» Instructions for the task
Lines from the one containing "What is the RSK insertion tableau of 6" through the final line of the records are the only ones to copy, and each must match exactly.

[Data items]
________
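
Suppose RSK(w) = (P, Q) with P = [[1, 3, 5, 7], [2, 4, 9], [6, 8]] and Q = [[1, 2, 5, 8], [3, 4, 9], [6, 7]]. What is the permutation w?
6 8 2 4 5 1 3 9 7

Reverse the RSK construction: for i from n down to 1, find the cell of Q containing i, remove the entry at that cell from P, and reverse-bump it up through P; the value ejected from row 1 is w(i).

Step i=9: Q has 9 at row 2, column 3; remove 9 from row 2 of P and reverse-bump: 9 enters row 1 and ejects 7. So w(9) = 7. P is now [[1, 3, 5, 9], [2, 4], [6, 8]].
Step i=8: Q has 8 at row 1, column 4; remove that cell from P, ejecting 9. So w(8) = 9. P is now [[1, 3, 5], [2, 4], [6, 8]].
Step i=7: Q has 7 at row 3, column 2; remove 8 from row 3 of P and reverse-bump: 8 enters row 2 and ejects 4; 4 enters row 1 and ejects 3. So w(7) = 3. P is now [[1, 4, 5], [2, 8], [6]].
Step i=6: Q has 6 at row 3, column 1; remove 6 from row 3 of P and reverse-bump: 6 enters row 2 and ejects 2; 2 enters row 1 and ejects 1. So w(6) = 1. P is now [[2, 4, 5], [6, 8]].
Step i=5: Q has 5 at row 1, column 3; remove that cell from P, ejecting 5. So w(5) = 5. P is now [[2, 4], [6, 8]].
Step i=4: Q has 4 at row 2, column 2; remove 8 from row 2 of P and reverse-bump: 8 enters row 1 and ejects 4. So w(4) = 4. P is now [[2, 8], [6]].
Step i=3: Q has 3 at row 2, column 1; remove 6 from row 2 of P and reverse-bump: 6 enters row 1 and ejects 2. So w(3) = 2. P is now [[6, 8]].
Step i=2: Q has 2 at row 1, column 2; remove that cell from P, ejecting 8. So w(2) = 8. P is now [[6]].
Step i=1: Q has 1 at row 1, column 1; remove that cell from P, ejecting 6. So w(1) = 6. P is now [].

So w = 6 8 2 4 5 1 3 9 7.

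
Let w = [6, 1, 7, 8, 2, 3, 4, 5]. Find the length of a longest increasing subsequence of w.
5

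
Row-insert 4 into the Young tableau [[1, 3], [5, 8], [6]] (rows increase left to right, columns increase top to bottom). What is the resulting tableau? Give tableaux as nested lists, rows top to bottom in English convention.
4 is larger than every entry of row 1, so it is appended to row 1. The new tableau is [[1, 3, 4], [5, 8], [6]].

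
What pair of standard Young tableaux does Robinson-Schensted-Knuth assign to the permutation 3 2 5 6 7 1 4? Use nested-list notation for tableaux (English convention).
Insert each entry of the permutation into P by Schensted row insertion, recording in Q the position of each new cell.

Insert 3: appended to row 1. P = [[3]].
Insert 2: 2 bumps 3 from row 1; 3 starts row 2. P = [[2], [3]].
Insert 5: appended to row 1. P = [[2, 5], [3]].
Insert 6: appended to row 1. P = [[2, 5, 6], [3]].
Insert 7: appended to row 1. P = [[2, 5, 6, 7], [3]].
Insert 1: 1 bumps 2 from row 1; 2 bumps 3 from row 2; 3 starts row 3. P = [[1, 5, 6, 7], [2], [3]].
Insert 4: 4 bumps 5 from row 1; 5 appends to row 2. P = [[1, 4, 6, 7], [2, 5], [3]].

So P = [[1, 4, 6, 7], [2, 5], [3]], Q = [[1, 3, 4, 5], [2, 7], [6]].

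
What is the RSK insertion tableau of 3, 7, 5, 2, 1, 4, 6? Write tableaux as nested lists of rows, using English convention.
P = [[1, 4, 6], [2, 5], [3], [7]]

Insert 3: appended to row 1. P = [[3]].
Insert 7: appended to row 1. P = [[3, 7]].
Insert 5: 5 bumps 7 from row 1; 7 starts row 2. P = [[3, 5], [7]].
Insert 2: 2 bumps 3 from row 1; 3 bumps 7 from row 2; 7 starts row 3. P = [[2, 5], [3], [7]].
Insert 1: 1 bumps 2 from row 1; 2 bumps 3 from row 2; 3 bumps 7 from row 3; 7 starts row 4. P = [[1, 5], [2], [3], [7]].
Insert 4: 4 bumps 5 from row 1; 5 appends to row 2. P = [[1, 4], [2, 5], [3], [7]].
Insert 6: appended to row 1. P = [[1, 4, 6], [2, 5], [3], [7]].

So P = [[1, 4, 6], [2, 5], [3], [7]].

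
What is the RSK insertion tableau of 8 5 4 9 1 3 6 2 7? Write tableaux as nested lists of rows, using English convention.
P = [[1, 2, 6, 7], [3, 9], [4], [5], [8]]

Insert 8: appended to row 1. P = [[8]].
Insert 5: 5 bumps 8 from row 1; 8 starts row 2. P = [[5], [8]].
Insert 4: 4 bumps 5 from row 1; 5 bumps 8 from row 2; 8 starts row 3. P = [[4], [5], [8]].
Insert 9: appended to row 1. P = [[4, 9], [5], [8]].
Insert 1: 1 bumps 4 from row 1; 4 bumps 5 from row 2; 5 bumps 8 from row 3; 8 starts row 4. P = [[1, 9], [4], [5], [8]].
Insert 3: 3 bumps 9 from row 1; 9 appends to row 2. P = [[1, 3], [4, 9], [5], [8]].
Insert 6: appended to row 1. P = [[1, 3, 6], [4, 9], [5], [8]].
Insert 2: 2 bumps 3 from row 1; 3 bumps 4 from row 2; 4 bumps 5 from row 3; 5 bumps 8 from row 4; 8 starts row 5. P = [[1, 2, 6], [3, 9], [4], [5], [8]].
Insert 7: appended to row 1. P = [[1, 2, 6, 7], [3, 9], [4], [5], [8]].

So P = [[1, 2, 6, 7], [3, 9], [4], [5], [8]].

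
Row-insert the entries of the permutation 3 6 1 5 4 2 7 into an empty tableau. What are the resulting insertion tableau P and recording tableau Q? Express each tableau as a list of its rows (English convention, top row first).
Insert each entry of the permutation into P by Schensted row insertion, recording in Q the position of each new cell.

Insert 3: appended to row 1. P = [[3]], Q = [[1]].
Insert 6: appended to row 1. P = [[3, 6]], Q = [[1, 2]].
Insert 1: 1 bumps 3 from row 1; 3 starts row 2. P = [[1, 6], [3]], Q = [[1, 2], [3]].
Insert 5: 5 bumps 6 from row 1; 6 appends to row 2. P = [[1, 5], [3, 6]], Q = [[1, 2], [3, 4]].
Insert 4: 4 bumps 5 from row 1; 5 bumps 6 from row 2; 6 starts row 3. P = [[1, 4], [3, 5], [6]], Q = [[1, 2], [3, 4], [5]].
Insert 2: 2 bumps 4 from row 1; 4 bumps 5 from row 2; 5 bumps 6 from row 3; 6 starts row 4. P = [[1, 2], [3, 4], [5], [6]], Q = [[1, 2], [3, 4], [5], [6]].
Insert 7: appended to row 1. P = [[1, 2, 7], [3, 4], [5], [6]], Q = [[1, 2, 7], [3, 4], [5], [6]].

So P = [[1, 2, 7], [3, 4], [5], [6]], Q = [[1, 2, 7], [3, 4], [5], [6]].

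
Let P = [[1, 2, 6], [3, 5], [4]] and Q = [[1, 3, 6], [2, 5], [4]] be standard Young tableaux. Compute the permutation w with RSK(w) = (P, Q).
4 3 5 1 2 6

Reverse RSK: for i = n, n-1, ..., 1, locate i in Q, remove the corresponding corner cell from P, and reverse-bump its entry up through P; the value ejected from row 1 is w(i).

So w = 4 3 5 1 2 6.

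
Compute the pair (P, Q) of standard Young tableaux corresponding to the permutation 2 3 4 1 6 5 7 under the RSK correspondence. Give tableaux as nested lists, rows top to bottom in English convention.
Insert each entry of the permutation into P by Schensted row insertion, recording in Q the position of each new cell.

Insert 2: appended to row 1. P = [[2]].
Insert 3: appended to row 1. P = [[2, 3]].
Insert 4: appended to row 1. P = [[2, 3, 4]].
Insert 1: 1 bumps 2 from row 1; 2 starts row 2. P = [[1, 3, 4], [2]].
Insert 6: appended to row 1. P = [[1, 3, 4, 6], [2]].
Insert 5: 5 bumps 6 from row 1; 6 appends to row 2. P = [[1, 3, 4, 5], [2, 6]].
Insert 7: appended to row 1. P = [[1, 3, 4, 5, 7], [2, 6]].

So P = [[1, 3, 4, 5, 7], [2, 6]], Q = [[1, 2, 3, 5, 7], [4, 6]].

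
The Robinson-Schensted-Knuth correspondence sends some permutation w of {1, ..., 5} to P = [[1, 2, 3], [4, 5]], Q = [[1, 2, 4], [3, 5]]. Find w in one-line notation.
Reverse RSK: for i = n, n-1, ..., 1, locate i in Q, remove the corresponding corner cell from P, and reverse-bump its entry up through P; the value ejected from row 1 is w(i).

So w = 1 4 2 5 3.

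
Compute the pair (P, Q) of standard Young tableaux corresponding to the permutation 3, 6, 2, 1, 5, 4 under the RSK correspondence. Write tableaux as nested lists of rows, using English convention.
P = [[1, 4], [2, 5], [3, 6]], Q = [[1, 2], [3, 5], [4, 6]]

Insert each entry of the permutation into P by Schensted row insertion, recording in Q the position of each new cell.

After inserting 3: P = [[3]].
After inserting 6: P = [[3, 6]].
After inserting 2: P = [[2, 6], [3]].
After inserting 1: P = [[1, 6], [2], [3]].
After inserting 5: P = [[1, 5], [2, 6], [3]].
After inserting 4: P = [[1, 4], [2, 5], [3, 6]].

So P = [[1, 4], [2, 5], [3, 6]], Q = [[1, 2], [3, 5], [4, 6]].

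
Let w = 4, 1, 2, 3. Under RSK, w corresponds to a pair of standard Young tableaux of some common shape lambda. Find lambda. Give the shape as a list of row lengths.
Row-insert each entry into an empty tableau.

After inserting 4: P = [[4]].
After inserting 1: P = [[1], [4]].
After inserting 2: P = [[1, 2], [4]].
After inserting 3: P = [[1, 2, 3], [4]].

The final insertion tableau P = [[1, 2, 3], [4]] has shape [3, 1].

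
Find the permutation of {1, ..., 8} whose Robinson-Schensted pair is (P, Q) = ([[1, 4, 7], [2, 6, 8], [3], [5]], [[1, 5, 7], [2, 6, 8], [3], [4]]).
Reverse the RSK construction: for i from n down to 1, find the cell of Q containing i, remove the entry at that cell from P, and reverse-bump it up through P; the value ejected from row 1 is w(i).

Step i=8: Q has 8 at row 2, column 3; remove 8 from row 2 of P and reverse-bump: 8 enters row 1 and ejects 7. So w(8) = 7. P is now [[1, 4, 8], [2, 6], [3], [5]].
Step i=7: Q has 7 at row 1, column 3; remove that cell from P, ejecting 8. So w(7) = 8. P is now [[1, 4], [2, 6], [3], [5]].
Step i=6: Q has 6 at row 2, column 2; remove 6 from row 2 of P and reverse-bump: 6 enters row 1 and ejects 4. So w(6) = 4. P is now [[1, 6], [2], [3], [5]].
Step i=5: Q has 5 at row 1, column 2; remove that cell from P, ejecting 6. So w(5) = 6. P is now [[1], [2], [3], [5]].
Step i=4: Q has 4 at row 4, column 1; remove 5 from row 4 of P and reverse-bump: 5 enters row 3 and ejects 3; 3 enters row 2 and ejects 2; 2 enters row 1 and ejects 1. So w(4) = 1. P is now [[2], [3], [5]].
Step i=3: Q has 3 at row 3, column 1; remove 5 from row 3 of P and reverse-bump: 5 enters row 2 and ejects 3; 3 enters row 1 and ejects 2. So w(3) = 2. P is now [[3], [5]].
Step i=2: Q has 2 at row 2, column 1; remove 5 from row 2 of P and reverse-bump: 5 enters row 1 and ejects 3. So w(2) = 3. P is now [[5]].
Step i=1: Q has 1 at row 1, column 1; remove that cell from P, ejecting 5. So w(1) = 5. P is now [].

So w = 5 3 2 1 6 4 8 7.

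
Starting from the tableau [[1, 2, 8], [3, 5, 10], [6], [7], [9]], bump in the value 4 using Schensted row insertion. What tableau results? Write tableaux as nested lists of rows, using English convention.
In row 1, 4 replaces 8 (the leftmost entry greater than 4); 8 is bumped to row 2. In row 2, 8 replaces 10 (the leftmost entry greater than 8); 10 is bumped to row 3. 10 is appended to row 3. The new tableau is [[1, 2, 4], [3, 5, 8], [6, 10], [7], [9]].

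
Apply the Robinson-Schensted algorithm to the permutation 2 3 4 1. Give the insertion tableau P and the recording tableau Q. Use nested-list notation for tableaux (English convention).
P = [[1, 3, 4], [2]], Q = [[1, 2, 3], [4]]

Insert each entry of the permutation into P by Schensted row insertion, recording in Q the position of each new cell.

Insert 2: appended to row 1. P = [[2]].
Insert 3: appended to row 1. P = [[2, 3]].
Insert 4: appended to row 1. P = [[2, 3, 4]].
Insert 1: 1 bumps 2 from row 1; 2 starts row 2. P = [[1, 3, 4], [2]].

So P = [[1, 3, 4], [2]], Q = [[1, 2, 3], [4]].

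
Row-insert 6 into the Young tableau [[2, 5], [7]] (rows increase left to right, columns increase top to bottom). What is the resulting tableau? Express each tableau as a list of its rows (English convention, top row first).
6 is larger than every entry of row 1, so it is appended to row 1. The new tableau is [[2, 5, 6], [7]].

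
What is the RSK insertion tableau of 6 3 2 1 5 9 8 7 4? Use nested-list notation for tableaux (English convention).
After inserting 6: P = [[6]].
After inserting 3: P = [[3], [6]].
After inserting 2: P = [[2], [3], [6]].
After inserting 1: P = [[1], [2], [3], [6]].
After inserting 5: P = [[1, 5], [2], [3], [6]].
After inserting 9: P = [[1, 5, 9], [2], [3], [6]].
After inserting 8: P = [[1, 5, 8], [2, 9], [3], [6]].
After inserting 7: P = [[1, 5, 7], [2, 8], [3, 9], [6]].
After inserting 4: P = [[1, 4, 7], [2, 5], [3, 8], [6, 9]].

So P = [[1, 4, 7], [2, 5], [3, 8], [6, 9]].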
________
» Written reply
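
What is the RSK insertion tableau of 6 3 2 1 5 9 8 7 4? Use nested-list notation for tableaux (English convention).
After inserting 6: P = [[6]].
After inserting 3: P = [[3], [6]].
After inserting 2: P = [[2], [3], [6]].
After inserting 1: P = [[1], [2], [3], [6]].
After inserting 5: P = [[1, 5], [2], [3], [6]].
After inserting 9: P = [[1, 5, 9], [2], [3], [6]].
After inserting 8: P = [[1, 5, 8], [2, 9], [3], [6]].
After inserting 7: P = [[1, 5, 7], [2, 8], [3, 9], [6]].
After inserting 4: P = [[1, 4, 7], [2, 5], [3, 8], [6, 9]].

So P = [[1, 4, 7], [2, 5], [3, 8], [6, 9]].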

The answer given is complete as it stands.